● **WORK TASK**: Hand back each record exactly as you find it.

● **PROVIDED DATA**:
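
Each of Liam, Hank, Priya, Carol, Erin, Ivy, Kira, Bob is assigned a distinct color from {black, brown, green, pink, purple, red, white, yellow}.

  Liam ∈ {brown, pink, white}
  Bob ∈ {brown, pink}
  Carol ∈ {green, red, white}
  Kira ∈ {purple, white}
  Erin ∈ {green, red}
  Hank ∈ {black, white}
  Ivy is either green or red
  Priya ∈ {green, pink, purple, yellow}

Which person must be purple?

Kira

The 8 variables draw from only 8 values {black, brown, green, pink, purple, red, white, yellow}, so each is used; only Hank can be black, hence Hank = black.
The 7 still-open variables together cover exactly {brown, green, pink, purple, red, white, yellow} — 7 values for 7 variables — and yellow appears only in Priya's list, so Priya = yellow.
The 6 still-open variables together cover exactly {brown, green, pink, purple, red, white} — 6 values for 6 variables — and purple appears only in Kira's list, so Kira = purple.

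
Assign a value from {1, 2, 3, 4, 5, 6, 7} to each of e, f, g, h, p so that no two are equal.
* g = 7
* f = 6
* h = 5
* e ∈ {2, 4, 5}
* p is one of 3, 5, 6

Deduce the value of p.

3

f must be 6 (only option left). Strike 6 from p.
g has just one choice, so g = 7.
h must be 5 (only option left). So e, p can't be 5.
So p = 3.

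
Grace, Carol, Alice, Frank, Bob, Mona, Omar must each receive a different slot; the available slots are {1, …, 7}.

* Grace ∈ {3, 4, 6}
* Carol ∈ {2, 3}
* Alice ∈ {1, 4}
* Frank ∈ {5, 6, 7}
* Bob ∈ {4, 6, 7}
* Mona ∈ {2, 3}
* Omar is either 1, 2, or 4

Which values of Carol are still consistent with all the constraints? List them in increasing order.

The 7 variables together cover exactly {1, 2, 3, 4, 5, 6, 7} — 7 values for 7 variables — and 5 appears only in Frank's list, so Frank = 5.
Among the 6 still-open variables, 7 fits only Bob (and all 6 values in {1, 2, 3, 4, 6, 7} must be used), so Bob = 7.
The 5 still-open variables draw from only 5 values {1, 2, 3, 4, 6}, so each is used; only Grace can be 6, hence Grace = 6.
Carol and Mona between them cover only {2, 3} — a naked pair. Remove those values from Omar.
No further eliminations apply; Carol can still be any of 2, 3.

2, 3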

● **OUTPUT FOR THIS EXERCISE**:
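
Each of Liam, Hank, Priya, Carol, Erin, Ivy, Kira, Bob is assigned a distinct color from {black, brown, green, pink, purple, red, white, yellow}.

  Liam ∈ {brown, pink, white}
  Bob ∈ {brown, pink}
  Carol ∈ {green, red, white}
  Kira ∈ {purple, white}
  Erin ∈ {green, red}
  Hank ∈ {black, white}
  Ivy is either green or red
  Priya ∈ {green, pink, purple, yellow}

Which person must be purple?

Kira

The 8 variables draw from only 8 values {black, brown, green, pink, purple, red, white, yellow}, so each is used; only Hank can be black, hence Hank = black.
The 7 still-open variables together cover exactly {brown, green, pink, purple, red, white, yellow} — 7 values for 7 variables — and yellow appears only in Priya's list, so Priya = yellow.
The 6 still-open variables together cover exactly {brown, green, pink, purple, red, white} — 6 values for 6 variables — and purple appears only in Kira's list, so Kira = purple.

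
Assign a value from {1, 2, 3, 4, 5, 6, 7} to each of e, f, g, h, p so that no two are equal.
* g = 7
* f = 6
* h = 5
* e ∈ {2, 4, 5}
* p is one of 3, 5, 6

Deduce the value of p.

3

f must be 6 (only option left). Strike 6 from p.
g has just one choice, so g = 7.
h must be 5 (only option left). So e, p can't be 5.
So p = 3.

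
Grace, Carol, Alice, Frank, Bob, Mona, Omar must each receive a different slot; the available slots are {1, …, 7}.

* Grace ∈ {3, 4, 6}
* Carol ∈ {2, 3}
* Alice ∈ {1, 4}
* Frank ∈ {5, 6, 7}
* Bob ∈ {4, 6, 7}
* Mona ∈ {2, 3}
* Omar is either 1, 2, or 4

Which values of Carol are still consistent with all the constraints? List them in increasing order.

The 7 variables together cover exactly {1, 2, 3, 4, 5, 6, 7} — 7 values for 7 variables — and 5 appears only in Frank's list, so Frank = 5.
Among the 6 still-open variables, 7 fits only Bob (and all 6 values in {1, 2, 3, 4, 6, 7} must be used), so Bob = 7.
The 5 still-open variables draw from only 5 values {1, 2, 3, 4, 6}, so each is used; only Grace can be 6, hence Grace = 6.
Carol and Mona between them cover only {2, 3} — a naked pair. Remove those values from Omar.
No further eliminations apply; Carol can still be any of 2, 3.

2, 3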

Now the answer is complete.